## Work instructions
Below are some records; copy each line in them that contains "increasing".

[Items listed in a dataset]

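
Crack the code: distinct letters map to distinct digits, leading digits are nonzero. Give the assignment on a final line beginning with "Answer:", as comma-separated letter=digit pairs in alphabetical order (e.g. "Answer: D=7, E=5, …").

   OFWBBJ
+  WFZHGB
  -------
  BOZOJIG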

* * *

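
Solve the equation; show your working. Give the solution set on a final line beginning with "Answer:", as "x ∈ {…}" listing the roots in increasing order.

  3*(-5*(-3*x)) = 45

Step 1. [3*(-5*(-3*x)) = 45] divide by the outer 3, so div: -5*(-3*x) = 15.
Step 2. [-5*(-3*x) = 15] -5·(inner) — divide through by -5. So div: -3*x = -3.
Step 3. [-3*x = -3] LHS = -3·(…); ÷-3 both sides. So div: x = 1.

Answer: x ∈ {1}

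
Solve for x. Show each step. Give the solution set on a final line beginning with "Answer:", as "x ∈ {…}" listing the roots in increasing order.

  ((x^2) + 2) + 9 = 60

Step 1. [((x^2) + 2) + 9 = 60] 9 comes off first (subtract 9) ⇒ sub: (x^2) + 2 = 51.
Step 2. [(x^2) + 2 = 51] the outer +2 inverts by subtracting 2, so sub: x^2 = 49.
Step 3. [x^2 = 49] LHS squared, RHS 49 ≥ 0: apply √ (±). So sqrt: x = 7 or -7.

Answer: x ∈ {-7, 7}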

## Result
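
Solve the equation; show your working. Give the solution set on a final line beginning with "Answer:", as "x ∈ {…}" listing the roots in increasing order.
Solve for x. Show each step. Give the solution set on a final line beginning with "Answer:", as "x ∈ {…}" listing the roots in increasing order.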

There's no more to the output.